(Stored data entries)
|---|
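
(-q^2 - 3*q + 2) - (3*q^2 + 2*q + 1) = -4*q^2 - 5*q + 1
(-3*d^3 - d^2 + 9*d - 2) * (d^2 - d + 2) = -3*d^5 + 2*d^4 + 4*d^3 - 13*d^2 + 20*d - 4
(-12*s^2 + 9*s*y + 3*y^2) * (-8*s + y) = 96*s^3 - 84*s^2*y - 15*s*y^2 + 3*y^3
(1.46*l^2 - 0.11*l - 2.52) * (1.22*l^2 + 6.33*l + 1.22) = 1.7812*l^4 + 9.1076*l^3 - 1.9895*l^2 - 16.0858*l - 3.0744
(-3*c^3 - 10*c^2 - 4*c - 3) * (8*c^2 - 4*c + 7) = -24*c^5 - 68*c^4 - 13*c^3 - 78*c^2 - 16*c - 21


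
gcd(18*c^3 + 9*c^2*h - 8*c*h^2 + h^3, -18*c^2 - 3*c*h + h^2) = 6*c - h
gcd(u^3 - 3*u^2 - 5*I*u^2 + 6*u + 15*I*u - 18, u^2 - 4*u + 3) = u - 3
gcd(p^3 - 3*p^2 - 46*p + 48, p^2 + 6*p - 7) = p - 1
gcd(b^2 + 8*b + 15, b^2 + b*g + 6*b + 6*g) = 1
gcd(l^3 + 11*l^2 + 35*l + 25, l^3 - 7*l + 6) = 1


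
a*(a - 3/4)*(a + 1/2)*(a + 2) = a^4 + 7*a^3/4 - 7*a^2/8 - 3*a/4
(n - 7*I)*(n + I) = n^2 - 6*I*n + 7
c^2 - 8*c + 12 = (c - 6)*(c - 2)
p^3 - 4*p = p*(p - 2)*(p + 2)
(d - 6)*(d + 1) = d^2 - 5*d - 6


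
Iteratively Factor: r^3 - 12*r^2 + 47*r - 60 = (r - 4)*(r^2 - 8*r + 15) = (r - 4)*(r - 3)*(r - 5)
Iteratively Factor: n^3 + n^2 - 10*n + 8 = (n + 4)*(n^2 - 3*n + 2) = (n - 1)*(n + 4)*(n - 2)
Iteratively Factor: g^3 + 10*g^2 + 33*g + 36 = (g + 4)*(g^2 + 6*g + 9) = (g + 3)*(g + 4)*(g + 3)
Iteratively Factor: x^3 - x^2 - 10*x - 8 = (x - 4)*(x^2 + 3*x + 2) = (x - 4)*(x + 2)*(x + 1)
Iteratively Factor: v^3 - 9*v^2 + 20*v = (v - 4)*(v^2 - 5*v) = v*(v - 4)*(v - 5)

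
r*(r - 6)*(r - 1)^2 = r^4 - 8*r^3 + 13*r^2 - 6*r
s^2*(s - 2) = s^3 - 2*s^2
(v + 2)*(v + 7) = v^2 + 9*v + 14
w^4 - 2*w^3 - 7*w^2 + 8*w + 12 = (w - 3)*(w - 2)*(w + 1)*(w + 2)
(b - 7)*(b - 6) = b^2 - 13*b + 42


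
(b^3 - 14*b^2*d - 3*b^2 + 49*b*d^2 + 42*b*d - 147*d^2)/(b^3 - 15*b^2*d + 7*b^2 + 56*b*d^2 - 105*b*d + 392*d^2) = (b^2 - 7*b*d - 3*b + 21*d)/(b^2 - 8*b*d + 7*b - 56*d)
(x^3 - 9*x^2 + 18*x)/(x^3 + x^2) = (x^2 - 9*x + 18)/(x*(x + 1))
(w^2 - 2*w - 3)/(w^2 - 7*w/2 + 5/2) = 2*(w^2 - 2*w - 3)/(2*w^2 - 7*w + 5)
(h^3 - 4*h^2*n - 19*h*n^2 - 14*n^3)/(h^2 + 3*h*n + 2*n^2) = h - 7*n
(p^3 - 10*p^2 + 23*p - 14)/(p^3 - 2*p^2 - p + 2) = (p - 7)/(p + 1)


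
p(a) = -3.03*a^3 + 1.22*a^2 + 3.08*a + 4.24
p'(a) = -9.09*a^2 + 2.44*a + 3.08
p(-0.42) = 3.39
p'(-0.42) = 0.45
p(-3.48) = 135.99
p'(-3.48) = -115.49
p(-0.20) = 3.70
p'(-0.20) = 2.23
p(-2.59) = 57.09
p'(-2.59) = -64.22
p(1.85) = -5.07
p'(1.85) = -23.52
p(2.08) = -11.34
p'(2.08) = -31.17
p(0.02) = 4.30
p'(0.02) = 3.13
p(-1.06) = 5.95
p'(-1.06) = -9.72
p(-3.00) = 87.79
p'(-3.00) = -86.05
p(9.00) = -2078.09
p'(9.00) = -711.25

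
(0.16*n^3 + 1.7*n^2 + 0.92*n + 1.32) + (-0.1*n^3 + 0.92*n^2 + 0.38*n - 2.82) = 0.06*n^3 + 2.62*n^2 + 1.3*n - 1.5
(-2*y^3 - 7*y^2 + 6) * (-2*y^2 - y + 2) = 4*y^5 + 16*y^4 + 3*y^3 - 26*y^2 - 6*y + 12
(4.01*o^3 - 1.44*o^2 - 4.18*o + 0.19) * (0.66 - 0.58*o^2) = -2.3258*o^5 + 0.8352*o^4 + 5.071*o^3 - 1.0606*o^2 - 2.7588*o + 0.1254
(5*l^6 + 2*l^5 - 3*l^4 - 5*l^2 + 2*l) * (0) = 0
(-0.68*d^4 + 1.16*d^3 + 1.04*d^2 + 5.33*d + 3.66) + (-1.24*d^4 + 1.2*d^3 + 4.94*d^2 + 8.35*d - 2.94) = -1.92*d^4 + 2.36*d^3 + 5.98*d^2 + 13.68*d + 0.72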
|---|
▸ **Activity**:
Tally the lines above that include the word "Iteratively"; answer with the total only.

▸ **Task response**:
5